Every line from the one containing "Total estimated miles: 19,496." to the one containing "Year 8: 5,016 miles" in the records below, both included, must be set down exactly, and no other line.

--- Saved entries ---
——————————

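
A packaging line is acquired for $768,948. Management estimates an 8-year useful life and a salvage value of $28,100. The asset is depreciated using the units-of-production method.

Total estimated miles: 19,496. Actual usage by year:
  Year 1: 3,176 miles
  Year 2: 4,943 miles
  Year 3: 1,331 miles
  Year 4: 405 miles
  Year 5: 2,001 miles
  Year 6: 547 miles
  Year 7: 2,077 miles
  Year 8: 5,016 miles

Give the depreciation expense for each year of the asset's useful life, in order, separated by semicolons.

Depreciable base = $768,948 − $28,100 = $740,848.
Rate = $740,848 / 19,496 miles = $38 per mile.
Year 1: 3,176 × $38 = $120,688. Book value $648,260.
Year 2: 4,943 × $38 = $187,834. Book value $460,426.
Year 3: 1,331 × $38 = $50,578. Book value $409,848.
Year 4: 405 × $38 = $15,390. Book value $394,458.
Year 5: 2,001 × $38 = $76,038. Book value $318,420.
Year 6: 547 × $38 = $20,786. Book value $297,634.
Year 7: 2,077 × $38 = $78,926. Book value $218,708.
Year 8: 5,016 × $38 = $190,608. Book value $28,100.

$120,688; $187,834; $50,578; $15,390; $76,038; $20,786; $78,926; $190,608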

——————————

--- Response to this exercise ---
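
Total estimated miles: 19,496. Actual usage by year:
  Year 1: 3,176 miles
  Year 2: 4,943 miles
  Year 3: 1,331 miles
  Year 4: 405 miles
  Year 5: 2,001 miles
  Year 6: 547 miles
  Year 7: 2,077 miles
  Year 8: 5,016 miles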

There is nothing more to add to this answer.